INPUT FOR THIS TASK
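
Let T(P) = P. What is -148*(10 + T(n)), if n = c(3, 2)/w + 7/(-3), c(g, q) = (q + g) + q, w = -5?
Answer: -13912/15 ≈ -927.47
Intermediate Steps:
c(g, q) = g + 2*q (c(g, q) = (g + q) + q = g + 2*q)
n = -56/15 (n = (3 + 2*2)/(-5) + 7/(-3) = (3 + 4)*(-⅕) + 7*(-⅓) = 7*(-⅕) - 7/3 = -7/5 - 7/3 = -56/15 ≈ -3.7333)
-148*(10 + T(n)) = -148*(10 - 56/15) = -148*94/15 = -13912/15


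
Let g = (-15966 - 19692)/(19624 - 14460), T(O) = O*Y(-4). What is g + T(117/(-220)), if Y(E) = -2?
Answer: -414774/71005 ≈ -5.8415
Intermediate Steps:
T(O) = -2*O (T(O) = O*(-2) = -2*O)
g = -17829/2582 (g = -35658/5164 = -35658*1/5164 = -17829/2582 ≈ -6.9051)
g + T(117/(-220)) = -17829/2582 - 234/(-220) = -17829/2582 - 234*(-1)/220 = -17829/2582 - 2*(-117/220) = -17829/2582 + 117/110 = -414774/71005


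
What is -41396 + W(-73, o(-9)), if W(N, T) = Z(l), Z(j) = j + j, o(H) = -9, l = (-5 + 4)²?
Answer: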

EXERCISE BRIEF
In the material above, locate the line containing "Answer: -13912/15 ≈ -927.47" and the line containing "Answer: -414774/71005 ≈ -5.8415". Transcribe exactly those two lines and every line between them, and nothing more.

ANSWER FOR THIS EXERCISE
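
Answer: -13912/15 ≈ -927.47
Intermediate Steps:
c(g, q) = g + 2*q (c(g, q) = (g + q) + q = g + 2*q)
n = -56/15 (n = (3 + 2*2)/(-5) + 7/(-3) = (3 + 4)*(-⅕) + 7*(-⅓) = 7*(-⅕) - 7/3 = -7/5 - 7/3 = -56/15 ≈ -3.7333)
-148*(10 + T(n)) = -148*(10 - 56/15) = -148*94/15 = -13912/15


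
Let g = (-15966 - 19692)/(19624 - 14460), T(O) = O*Y(-4). What is g + T(117/(-220)), if Y(E) = -2?
Answer: -414774/71005 ≈ -5.8415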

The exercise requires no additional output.